## Assignment
Show all lines below holding the string "following".

(Saved entries)
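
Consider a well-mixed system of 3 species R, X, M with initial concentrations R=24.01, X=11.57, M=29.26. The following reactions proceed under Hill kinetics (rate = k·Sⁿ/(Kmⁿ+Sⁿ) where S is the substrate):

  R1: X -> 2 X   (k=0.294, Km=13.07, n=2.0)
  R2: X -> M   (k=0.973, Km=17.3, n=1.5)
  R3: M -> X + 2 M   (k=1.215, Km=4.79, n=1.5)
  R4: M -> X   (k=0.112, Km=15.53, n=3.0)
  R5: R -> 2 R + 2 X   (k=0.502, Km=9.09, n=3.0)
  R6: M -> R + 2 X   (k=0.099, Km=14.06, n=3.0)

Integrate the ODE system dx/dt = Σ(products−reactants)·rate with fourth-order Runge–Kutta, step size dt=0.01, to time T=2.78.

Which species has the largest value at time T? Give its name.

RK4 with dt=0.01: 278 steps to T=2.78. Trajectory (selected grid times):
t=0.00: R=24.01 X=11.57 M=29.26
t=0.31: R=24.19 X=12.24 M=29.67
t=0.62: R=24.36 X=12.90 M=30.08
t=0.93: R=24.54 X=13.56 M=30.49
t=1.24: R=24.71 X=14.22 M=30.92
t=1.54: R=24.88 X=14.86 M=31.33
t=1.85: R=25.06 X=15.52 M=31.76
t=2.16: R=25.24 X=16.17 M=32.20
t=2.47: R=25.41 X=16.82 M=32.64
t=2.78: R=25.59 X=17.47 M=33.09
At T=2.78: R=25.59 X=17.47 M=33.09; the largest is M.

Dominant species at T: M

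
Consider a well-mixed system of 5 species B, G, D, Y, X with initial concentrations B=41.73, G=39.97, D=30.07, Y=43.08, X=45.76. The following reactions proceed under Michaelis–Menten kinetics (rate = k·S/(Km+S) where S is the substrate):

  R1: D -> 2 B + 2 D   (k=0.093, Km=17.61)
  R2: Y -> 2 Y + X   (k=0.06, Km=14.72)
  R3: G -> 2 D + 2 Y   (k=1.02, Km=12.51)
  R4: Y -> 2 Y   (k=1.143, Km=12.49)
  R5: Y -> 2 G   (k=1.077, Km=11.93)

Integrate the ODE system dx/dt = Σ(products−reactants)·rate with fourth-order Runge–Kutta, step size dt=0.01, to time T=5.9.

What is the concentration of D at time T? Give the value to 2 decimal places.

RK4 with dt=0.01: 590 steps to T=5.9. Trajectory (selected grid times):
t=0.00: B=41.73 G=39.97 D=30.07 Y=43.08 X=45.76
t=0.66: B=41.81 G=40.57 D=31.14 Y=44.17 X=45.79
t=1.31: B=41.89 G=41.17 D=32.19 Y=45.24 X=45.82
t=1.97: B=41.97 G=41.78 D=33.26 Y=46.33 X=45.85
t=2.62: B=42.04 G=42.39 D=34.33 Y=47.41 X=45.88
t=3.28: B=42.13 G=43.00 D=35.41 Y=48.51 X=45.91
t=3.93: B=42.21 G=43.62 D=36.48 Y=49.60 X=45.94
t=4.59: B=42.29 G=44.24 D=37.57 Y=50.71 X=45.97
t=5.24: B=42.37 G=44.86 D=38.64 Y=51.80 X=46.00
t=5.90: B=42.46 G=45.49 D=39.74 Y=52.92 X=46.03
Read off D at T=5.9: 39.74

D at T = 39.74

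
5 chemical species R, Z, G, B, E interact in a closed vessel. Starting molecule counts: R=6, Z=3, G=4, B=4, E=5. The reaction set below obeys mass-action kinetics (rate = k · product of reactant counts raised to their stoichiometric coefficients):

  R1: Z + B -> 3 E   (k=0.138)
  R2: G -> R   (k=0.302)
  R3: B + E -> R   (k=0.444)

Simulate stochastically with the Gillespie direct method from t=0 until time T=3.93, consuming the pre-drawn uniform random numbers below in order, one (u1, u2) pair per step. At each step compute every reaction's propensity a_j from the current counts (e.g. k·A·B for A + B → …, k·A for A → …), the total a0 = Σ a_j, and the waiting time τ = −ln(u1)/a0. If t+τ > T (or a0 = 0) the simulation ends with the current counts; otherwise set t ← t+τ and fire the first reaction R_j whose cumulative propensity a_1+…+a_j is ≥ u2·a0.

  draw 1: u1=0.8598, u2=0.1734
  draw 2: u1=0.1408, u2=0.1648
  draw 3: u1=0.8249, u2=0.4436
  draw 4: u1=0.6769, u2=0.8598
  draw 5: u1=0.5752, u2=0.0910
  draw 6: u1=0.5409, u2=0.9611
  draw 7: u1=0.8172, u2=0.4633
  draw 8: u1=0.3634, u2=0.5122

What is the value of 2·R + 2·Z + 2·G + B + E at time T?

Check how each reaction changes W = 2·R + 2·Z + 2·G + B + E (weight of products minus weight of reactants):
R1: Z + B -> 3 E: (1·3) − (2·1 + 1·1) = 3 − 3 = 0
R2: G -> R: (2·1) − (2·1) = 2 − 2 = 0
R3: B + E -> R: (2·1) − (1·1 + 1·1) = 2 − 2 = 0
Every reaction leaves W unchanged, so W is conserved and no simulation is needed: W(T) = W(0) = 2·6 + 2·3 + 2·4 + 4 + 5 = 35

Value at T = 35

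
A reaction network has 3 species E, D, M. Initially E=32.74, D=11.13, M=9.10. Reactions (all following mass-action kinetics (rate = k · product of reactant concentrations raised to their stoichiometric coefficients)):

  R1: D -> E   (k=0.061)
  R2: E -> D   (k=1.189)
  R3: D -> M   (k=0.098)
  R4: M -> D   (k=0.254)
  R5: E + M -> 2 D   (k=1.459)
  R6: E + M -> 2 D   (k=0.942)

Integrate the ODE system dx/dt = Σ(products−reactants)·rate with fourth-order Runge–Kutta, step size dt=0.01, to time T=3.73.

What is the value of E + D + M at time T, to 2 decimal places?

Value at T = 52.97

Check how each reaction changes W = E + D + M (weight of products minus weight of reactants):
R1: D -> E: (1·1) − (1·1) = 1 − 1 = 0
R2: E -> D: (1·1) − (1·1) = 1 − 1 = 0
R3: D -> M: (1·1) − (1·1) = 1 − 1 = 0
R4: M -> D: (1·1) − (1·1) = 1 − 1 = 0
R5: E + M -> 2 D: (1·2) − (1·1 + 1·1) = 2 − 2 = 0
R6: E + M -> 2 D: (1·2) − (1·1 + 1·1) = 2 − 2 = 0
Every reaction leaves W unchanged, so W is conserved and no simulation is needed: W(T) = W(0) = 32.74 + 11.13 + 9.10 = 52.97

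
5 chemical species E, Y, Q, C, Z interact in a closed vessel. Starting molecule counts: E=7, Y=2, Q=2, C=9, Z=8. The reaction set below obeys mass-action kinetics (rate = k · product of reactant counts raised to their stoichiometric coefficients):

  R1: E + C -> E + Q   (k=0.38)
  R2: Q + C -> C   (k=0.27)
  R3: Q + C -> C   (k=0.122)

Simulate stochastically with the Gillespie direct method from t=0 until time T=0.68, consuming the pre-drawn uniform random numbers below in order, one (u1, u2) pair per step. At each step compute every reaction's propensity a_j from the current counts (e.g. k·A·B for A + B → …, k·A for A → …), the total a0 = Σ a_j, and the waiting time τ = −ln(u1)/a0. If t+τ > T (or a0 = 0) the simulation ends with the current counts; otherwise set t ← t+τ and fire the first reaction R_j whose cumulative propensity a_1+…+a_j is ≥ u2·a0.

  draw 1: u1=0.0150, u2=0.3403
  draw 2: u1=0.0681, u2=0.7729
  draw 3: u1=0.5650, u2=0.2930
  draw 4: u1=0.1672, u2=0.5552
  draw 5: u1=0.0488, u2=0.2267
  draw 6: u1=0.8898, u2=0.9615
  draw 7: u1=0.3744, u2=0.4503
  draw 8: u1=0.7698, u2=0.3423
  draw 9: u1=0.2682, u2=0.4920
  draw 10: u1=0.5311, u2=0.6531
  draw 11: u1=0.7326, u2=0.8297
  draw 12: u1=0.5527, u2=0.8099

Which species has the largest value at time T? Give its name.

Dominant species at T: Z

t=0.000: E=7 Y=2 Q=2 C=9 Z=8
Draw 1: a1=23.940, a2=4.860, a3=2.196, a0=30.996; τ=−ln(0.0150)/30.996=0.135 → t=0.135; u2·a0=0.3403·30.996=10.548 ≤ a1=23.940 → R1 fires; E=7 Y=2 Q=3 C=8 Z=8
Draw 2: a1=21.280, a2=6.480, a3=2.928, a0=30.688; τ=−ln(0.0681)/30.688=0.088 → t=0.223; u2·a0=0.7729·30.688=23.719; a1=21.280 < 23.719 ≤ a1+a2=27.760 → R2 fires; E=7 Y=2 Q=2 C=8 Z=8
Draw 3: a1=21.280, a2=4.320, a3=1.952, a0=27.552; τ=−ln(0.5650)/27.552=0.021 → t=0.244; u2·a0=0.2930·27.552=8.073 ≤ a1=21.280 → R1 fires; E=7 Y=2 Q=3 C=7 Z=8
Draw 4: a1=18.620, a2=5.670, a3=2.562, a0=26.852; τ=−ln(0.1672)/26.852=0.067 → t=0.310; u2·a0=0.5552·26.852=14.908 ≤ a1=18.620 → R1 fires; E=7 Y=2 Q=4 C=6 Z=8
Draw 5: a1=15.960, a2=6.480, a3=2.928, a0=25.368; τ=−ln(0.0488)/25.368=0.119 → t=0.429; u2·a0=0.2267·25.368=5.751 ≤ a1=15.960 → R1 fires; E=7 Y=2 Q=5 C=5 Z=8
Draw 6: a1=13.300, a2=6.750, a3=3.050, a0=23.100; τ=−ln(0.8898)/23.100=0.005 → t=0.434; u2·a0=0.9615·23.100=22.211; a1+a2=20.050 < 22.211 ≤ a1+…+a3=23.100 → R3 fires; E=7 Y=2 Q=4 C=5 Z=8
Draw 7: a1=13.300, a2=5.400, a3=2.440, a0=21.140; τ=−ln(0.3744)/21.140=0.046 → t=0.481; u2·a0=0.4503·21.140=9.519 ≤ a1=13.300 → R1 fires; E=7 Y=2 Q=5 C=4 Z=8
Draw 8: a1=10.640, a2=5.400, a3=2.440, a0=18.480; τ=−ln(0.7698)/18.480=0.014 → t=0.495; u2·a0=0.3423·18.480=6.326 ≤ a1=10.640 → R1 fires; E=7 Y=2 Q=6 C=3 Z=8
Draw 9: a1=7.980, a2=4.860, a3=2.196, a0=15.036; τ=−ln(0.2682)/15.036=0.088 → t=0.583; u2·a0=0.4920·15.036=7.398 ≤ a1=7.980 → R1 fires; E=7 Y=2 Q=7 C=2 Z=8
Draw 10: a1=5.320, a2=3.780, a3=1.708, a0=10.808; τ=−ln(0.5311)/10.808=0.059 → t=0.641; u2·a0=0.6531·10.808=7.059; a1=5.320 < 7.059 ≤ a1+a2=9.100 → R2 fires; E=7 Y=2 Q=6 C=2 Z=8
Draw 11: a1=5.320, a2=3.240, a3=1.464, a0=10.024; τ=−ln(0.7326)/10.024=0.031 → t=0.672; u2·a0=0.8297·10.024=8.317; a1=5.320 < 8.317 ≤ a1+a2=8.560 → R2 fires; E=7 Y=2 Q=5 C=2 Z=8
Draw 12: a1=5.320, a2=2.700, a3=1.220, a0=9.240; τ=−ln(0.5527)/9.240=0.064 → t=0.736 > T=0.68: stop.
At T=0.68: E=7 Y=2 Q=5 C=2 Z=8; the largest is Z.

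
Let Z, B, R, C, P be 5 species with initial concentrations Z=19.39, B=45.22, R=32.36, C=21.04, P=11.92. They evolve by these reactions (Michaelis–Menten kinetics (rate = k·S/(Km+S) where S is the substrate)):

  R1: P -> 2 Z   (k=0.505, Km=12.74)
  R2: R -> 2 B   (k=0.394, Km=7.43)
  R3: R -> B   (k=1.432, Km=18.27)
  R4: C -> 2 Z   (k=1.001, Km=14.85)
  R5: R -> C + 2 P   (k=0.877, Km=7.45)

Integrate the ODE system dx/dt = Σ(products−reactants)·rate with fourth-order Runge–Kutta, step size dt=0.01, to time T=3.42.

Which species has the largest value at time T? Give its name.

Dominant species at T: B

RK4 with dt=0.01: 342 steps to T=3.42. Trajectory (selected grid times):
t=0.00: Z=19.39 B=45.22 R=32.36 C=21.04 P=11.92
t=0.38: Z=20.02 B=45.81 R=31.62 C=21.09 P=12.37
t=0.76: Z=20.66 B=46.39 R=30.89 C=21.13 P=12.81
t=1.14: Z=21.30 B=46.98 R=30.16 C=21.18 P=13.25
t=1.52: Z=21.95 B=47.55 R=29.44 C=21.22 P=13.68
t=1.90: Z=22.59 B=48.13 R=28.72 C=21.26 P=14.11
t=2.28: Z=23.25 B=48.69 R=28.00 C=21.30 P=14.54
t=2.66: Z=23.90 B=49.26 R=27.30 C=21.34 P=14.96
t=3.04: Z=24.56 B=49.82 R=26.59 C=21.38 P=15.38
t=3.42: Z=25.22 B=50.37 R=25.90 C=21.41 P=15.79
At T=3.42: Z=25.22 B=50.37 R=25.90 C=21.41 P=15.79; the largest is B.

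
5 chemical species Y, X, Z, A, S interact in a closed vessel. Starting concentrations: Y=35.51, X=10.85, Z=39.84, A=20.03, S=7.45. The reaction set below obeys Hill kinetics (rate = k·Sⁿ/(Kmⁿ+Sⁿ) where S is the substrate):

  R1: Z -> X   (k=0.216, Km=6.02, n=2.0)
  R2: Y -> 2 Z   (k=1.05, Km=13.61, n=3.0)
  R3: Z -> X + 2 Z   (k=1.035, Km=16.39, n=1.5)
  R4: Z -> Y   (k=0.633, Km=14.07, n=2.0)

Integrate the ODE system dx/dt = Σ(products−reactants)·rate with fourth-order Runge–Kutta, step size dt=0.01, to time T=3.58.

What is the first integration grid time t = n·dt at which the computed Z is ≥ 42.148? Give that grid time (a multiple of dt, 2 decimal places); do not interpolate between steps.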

## Answer to the problem
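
Consider a well-mixed system of 3 species R, X, M with initial concentrations R=24.01, X=11.57, M=29.26. The following reactions proceed under Hill kinetics (rate = k·Sⁿ/(Kmⁿ+Sⁿ) where S is the substrate):
Consider a well-mixed system of 5 species B, G, D, Y, X with initial concentrations B=41.73, G=39.97, D=30.07, Y=43.08, X=45.76. The following reactions proceed under Michaelis–Menten kinetics (rate = k·S/(Km+S) where S is the substrate):
A reaction network has 3 species E, D, M. Initially E=32.74, D=11.13, M=9.10. Reactions (all following mass-action kinetics (rate = k · product of reactant concentrations raised to their stoichiometric coefficients)):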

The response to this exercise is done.